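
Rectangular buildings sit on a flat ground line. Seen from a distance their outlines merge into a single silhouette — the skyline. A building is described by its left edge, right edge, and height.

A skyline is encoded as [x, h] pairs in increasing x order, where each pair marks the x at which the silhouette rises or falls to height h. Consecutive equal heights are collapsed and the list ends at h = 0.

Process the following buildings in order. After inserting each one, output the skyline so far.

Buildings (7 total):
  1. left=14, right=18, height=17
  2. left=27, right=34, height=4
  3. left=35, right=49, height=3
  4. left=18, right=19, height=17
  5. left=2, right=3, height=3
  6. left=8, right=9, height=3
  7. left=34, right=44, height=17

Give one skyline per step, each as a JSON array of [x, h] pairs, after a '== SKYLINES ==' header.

== SKYLINES ==
[[14,17],[18,0]]
[[14,17],[18,0],[27,4],[34,0]]
[[14,17],[18,0],[27,4],[34,0],[35,3],[49,0]]
[[14,17],[19,0],[27,4],[34,0],[35,3],[49,0]]
[[2,3],[3,0],[14,17],[19,0],[27,4],[34,0],[35,3],[49,0]]
[[2,3],[3,0],[8,3],[9,0],[14,17],[19,0],[27,4],[34,0],[35,3],[49,0]]
[[2,3],[3,0],[8,3],[9,0],[14,17],[19,0],[27,4],[34,17],[44,3],[49,0]]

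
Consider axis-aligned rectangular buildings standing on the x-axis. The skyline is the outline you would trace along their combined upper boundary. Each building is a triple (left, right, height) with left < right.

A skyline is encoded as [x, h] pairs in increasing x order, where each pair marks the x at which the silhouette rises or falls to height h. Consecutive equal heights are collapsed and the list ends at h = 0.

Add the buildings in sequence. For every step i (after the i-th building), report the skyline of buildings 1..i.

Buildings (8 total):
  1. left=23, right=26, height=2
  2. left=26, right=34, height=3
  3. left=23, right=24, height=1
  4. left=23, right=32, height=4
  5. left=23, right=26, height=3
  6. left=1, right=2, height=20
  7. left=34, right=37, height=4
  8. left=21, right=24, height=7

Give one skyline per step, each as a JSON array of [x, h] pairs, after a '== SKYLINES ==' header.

== SKYLINES ==
[[23,2],[26,0]]
[[23,2],[26,3],[34,0]]
[[23,2],[26,3],[34,0]]
[[23,4],[32,3],[34,0]]
[[23,4],[32,3],[34,0]]
[[1,20],[2,0],[23,4],[32,3],[34,0]]
[[1,20],[2,0],[23,4],[32,3],[34,4],[37,0]]
[[1,20],[2,0],[21,7],[24,4],[32,3],[34,4],[37,0]]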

^^^^

- **Problem to solve**: Each line with the word "total" in the records above belongs in the result; copy all of them.

- **Task response**:
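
Buildings (7 total):
Buildings (8 total):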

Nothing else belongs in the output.